▶ Task inputs
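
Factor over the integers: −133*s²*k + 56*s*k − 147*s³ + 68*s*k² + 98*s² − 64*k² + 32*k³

Group: 7*s*(−21*s² + 5*s*k + 14*s + 4*k² − 8*k) + 8*k*(−21*s² + 5*s*k + 14*s + 4*k² − 8*k); both groups contain (−21*s² + 5*s*k + 14*s + 4*k² − 8*k), so (7*s + 8*k) is a factor with cofactor −21*s² + 5*s*k + 14*s + 4*k² − 8*k.
The cofactor groups again: −21*s² + 5*s*k + 14*s + 4*k² − 8*k = −7*s*(3*s + k − 2) + 4*k*(3*s + k − 2); both groups contain (3*s + k − 2), giving −(7*s − 4*k)*(3*s + k − 2).

−(7*s − 4*k)*(7*s + 8*k)*(3*s + k − 2)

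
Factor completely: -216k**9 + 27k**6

Every term has a factor of 27k**6; factoring it out leaves -8k**3 + 1.
Recognize a difference of cubes with the parts 1 and 2k.

-27k**6(2k - 1)(4k**2 + 2k + 1)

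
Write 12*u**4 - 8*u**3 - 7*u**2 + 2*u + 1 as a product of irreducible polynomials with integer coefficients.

By the rational root theorem, u = 1/2 is a root, giving the factor (2*u - 1) and quotient 6*u**3 - u**2 - 4*u - 1.
Next, u = 1 is a root, so (u - 1) is a factor; dividing leaves 6*u**2 + 5*u + 1.
The remaining quadratic factors as (3*u + 1)(2*u + 1).

(2*u + 1)*(2*u - 1)*(3*u + 1)*(u - 1)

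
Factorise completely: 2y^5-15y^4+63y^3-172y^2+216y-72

(2y-1)(y-2)(y-3)(y^2-2y+12)

Among the possible rational roots, y = 3 is a root, so (y-3) divides it; the quotient is 2y^4-9y^3+36y^2-64y+24.
Continuing, y = 2 is a root, so (y-2) is a factor; dividing leaves 2y^3-5y^2+26y-12.
Continuing, y = 1/2 is a root, giving the factor (2y-1) and quotient y^2-2y+12.
The quadratic y^2-2y+12 has discriminant -44 < 0 and is irreducible over ℤ.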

▶ Aim of the exercise
Everything from the line containing "Write 12*u**4 - 8*u**3" to the end of the records must be written out exactly; include both of those lines and no others.

▶ Response box
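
Write 12*u**4 - 8*u**3 - 7*u**2 + 2*u + 1 as a product of irreducible polynomials with integer coefficients.

By the rational root theorem, u = 1/2 is a root, giving the factor (2*u - 1) and quotient 6*u**3 - u**2 - 4*u - 1.
Next, u = 1 is a root, so (u - 1) is a factor; dividing leaves 6*u**2 + 5*u + 1.
The remaining quadratic factors as (3*u + 1)(2*u + 1).

(2*u + 1)*(2*u - 1)*(3*u + 1)*(u - 1)

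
Factorise completely: 2y^5-15y^4+63y^3-172y^2+216y-72

(2y-1)(y-2)(y-3)(y^2-2y+12)

Among the possible rational roots, y = 3 is a root, so (y-3) divides it; the quotient is 2y^4-9y^3+36y^2-64y+24.
Continuing, y = 2 is a root, so (y-2) is a factor; dividing leaves 2y^3-5y^2+26y-12.
Continuing, y = 1/2 is a root, giving the factor (2y-1) and quotient y^2-2y+12.
The quadratic y^2-2y+12 has discriminant -44 < 0 and is irreducible over ℤ.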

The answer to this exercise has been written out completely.